**Input material**:
——

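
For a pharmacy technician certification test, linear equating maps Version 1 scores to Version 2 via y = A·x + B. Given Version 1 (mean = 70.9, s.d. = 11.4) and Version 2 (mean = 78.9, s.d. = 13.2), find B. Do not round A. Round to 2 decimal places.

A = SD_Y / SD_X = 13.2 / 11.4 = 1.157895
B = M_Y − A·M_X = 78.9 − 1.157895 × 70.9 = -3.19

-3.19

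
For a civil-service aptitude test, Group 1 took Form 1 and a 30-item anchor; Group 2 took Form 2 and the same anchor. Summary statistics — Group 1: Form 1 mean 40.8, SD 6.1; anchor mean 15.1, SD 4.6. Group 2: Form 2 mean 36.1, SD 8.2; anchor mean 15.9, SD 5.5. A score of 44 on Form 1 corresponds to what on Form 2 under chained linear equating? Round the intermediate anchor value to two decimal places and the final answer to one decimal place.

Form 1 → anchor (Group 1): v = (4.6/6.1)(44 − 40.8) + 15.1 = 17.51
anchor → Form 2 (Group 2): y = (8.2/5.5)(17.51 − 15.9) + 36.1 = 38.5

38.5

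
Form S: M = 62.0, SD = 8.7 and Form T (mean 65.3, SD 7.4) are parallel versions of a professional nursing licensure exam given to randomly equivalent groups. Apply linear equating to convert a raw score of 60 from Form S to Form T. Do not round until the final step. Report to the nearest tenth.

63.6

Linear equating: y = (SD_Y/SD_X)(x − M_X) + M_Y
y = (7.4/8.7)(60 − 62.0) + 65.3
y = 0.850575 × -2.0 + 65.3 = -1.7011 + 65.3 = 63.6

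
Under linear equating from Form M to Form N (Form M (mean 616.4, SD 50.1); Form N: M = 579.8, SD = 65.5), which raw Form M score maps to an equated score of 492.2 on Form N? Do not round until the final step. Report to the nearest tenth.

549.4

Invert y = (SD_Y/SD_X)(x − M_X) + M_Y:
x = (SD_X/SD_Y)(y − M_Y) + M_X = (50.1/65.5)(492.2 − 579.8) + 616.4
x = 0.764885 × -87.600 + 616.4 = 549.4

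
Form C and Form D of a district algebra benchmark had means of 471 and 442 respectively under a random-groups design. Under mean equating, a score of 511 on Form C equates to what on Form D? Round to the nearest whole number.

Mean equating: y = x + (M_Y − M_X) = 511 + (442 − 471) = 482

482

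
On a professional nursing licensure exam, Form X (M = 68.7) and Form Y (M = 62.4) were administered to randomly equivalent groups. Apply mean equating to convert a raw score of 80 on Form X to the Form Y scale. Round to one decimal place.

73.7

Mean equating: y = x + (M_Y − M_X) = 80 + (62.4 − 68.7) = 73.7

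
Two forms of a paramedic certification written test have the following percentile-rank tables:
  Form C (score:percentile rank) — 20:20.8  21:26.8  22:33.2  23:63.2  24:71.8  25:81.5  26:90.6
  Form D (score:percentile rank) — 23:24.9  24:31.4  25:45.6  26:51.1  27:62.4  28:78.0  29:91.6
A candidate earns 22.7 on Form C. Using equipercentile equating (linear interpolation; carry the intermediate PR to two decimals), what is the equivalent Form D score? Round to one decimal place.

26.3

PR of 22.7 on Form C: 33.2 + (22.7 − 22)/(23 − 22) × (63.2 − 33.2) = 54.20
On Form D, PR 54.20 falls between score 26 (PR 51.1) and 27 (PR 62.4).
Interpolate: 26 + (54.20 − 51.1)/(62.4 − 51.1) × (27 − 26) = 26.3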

——

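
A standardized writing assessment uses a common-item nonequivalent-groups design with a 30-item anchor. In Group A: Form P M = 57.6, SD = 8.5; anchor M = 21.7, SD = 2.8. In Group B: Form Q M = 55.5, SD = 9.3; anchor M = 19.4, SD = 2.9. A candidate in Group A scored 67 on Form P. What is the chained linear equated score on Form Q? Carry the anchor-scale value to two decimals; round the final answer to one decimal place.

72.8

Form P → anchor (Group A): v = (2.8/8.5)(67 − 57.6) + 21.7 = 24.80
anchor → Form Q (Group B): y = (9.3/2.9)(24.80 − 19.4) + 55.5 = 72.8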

——

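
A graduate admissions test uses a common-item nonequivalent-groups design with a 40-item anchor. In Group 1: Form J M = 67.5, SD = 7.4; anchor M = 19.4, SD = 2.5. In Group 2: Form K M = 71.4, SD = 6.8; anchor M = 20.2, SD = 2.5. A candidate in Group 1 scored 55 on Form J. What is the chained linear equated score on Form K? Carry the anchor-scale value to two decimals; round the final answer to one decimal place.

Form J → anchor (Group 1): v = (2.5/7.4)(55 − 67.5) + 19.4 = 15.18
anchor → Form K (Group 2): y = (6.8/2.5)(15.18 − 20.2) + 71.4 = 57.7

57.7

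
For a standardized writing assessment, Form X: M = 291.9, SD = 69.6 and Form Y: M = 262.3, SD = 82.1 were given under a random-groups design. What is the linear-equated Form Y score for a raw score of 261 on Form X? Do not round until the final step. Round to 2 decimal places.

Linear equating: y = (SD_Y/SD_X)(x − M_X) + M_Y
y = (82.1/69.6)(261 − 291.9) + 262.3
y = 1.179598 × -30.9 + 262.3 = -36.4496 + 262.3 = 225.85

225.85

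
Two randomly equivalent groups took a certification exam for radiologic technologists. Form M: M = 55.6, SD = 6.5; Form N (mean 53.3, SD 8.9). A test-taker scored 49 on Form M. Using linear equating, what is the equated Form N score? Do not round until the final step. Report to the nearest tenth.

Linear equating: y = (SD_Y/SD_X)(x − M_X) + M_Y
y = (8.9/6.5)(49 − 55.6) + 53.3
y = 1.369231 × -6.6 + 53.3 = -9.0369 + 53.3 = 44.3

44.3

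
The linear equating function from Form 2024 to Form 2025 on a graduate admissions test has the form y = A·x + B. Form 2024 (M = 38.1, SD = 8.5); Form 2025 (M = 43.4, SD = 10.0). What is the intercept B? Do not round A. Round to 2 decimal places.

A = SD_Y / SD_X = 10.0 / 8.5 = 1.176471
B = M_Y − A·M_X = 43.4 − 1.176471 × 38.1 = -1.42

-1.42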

——

**Work item**:
Reproduce word for word the material above, starting with the line that has "For a civil-service" and stopping after the line that has "Two forms of".

**Problem solution**:
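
For a civil-service aptitude test, Group 1 took Form 1 and a 30-item anchor; Group 2 took Form 2 and the same anchor. Summary statistics — Group 1: Form 1 mean 40.8, SD 6.1; anchor mean 15.1, SD 4.6. Group 2: Form 2 mean 36.1, SD 8.2; anchor mean 15.9, SD 5.5. A score of 44 on Form 1 corresponds to what on Form 2 under chained linear equating? Round the intermediate anchor value to two decimal places and the final answer to one decimal place.

Form 1 → anchor (Group 1): v = (4.6/6.1)(44 − 40.8) + 15.1 = 17.51
anchor → Form 2 (Group 2): y = (8.2/5.5)(17.51 − 15.9) + 36.1 = 38.5

38.5

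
Form S: M = 62.0, SD = 8.7 and Form T (mean 65.3, SD 7.4) are parallel versions of a professional nursing licensure exam given to randomly equivalent groups. Apply linear equating to convert a raw score of 60 from Form S to Form T. Do not round until the final step. Report to the nearest tenth.

63.6

Linear equating: y = (SD_Y/SD_X)(x − M_X) + M_Y
y = (7.4/8.7)(60 − 62.0) + 65.3
y = 0.850575 × -2.0 + 65.3 = -1.7011 + 65.3 = 63.6

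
Under linear equating from Form M to Form N (Form M (mean 616.4, SD 50.1); Form N: M = 579.8, SD = 65.5), which raw Form M score maps to an equated score of 492.2 on Form N? Do not round until the final step. Report to the nearest tenth.

549.4

Invert y = (SD_Y/SD_X)(x − M_X) + M_Y:
x = (SD_X/SD_Y)(y − M_Y) + M_X = (50.1/65.5)(492.2 − 579.8) + 616.4
x = 0.764885 × -87.600 + 616.4 = 549.4

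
Form C and Form D of a district algebra benchmark had means of 471 and 442 respectively under a random-groups design. Under mean equating, a score of 511 on Form C equates to what on Form D? Round to the nearest whole number.

Mean equating: y = x + (M_Y − M_X) = 511 + (442 − 471) = 482

482

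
On a professional nursing licensure exam, Form X (M = 68.7) and Form Y (M = 62.4) were administered to randomly equivalent groups. Apply mean equating to convert a raw score of 80 on Form X to the Form Y scale. Round to one decimal place.

73.7

Mean equating: y = x + (M_Y − M_X) = 80 + (62.4 − 68.7) = 73.7

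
Two forms of a paramedic certification written test have the following percentile-rank tables: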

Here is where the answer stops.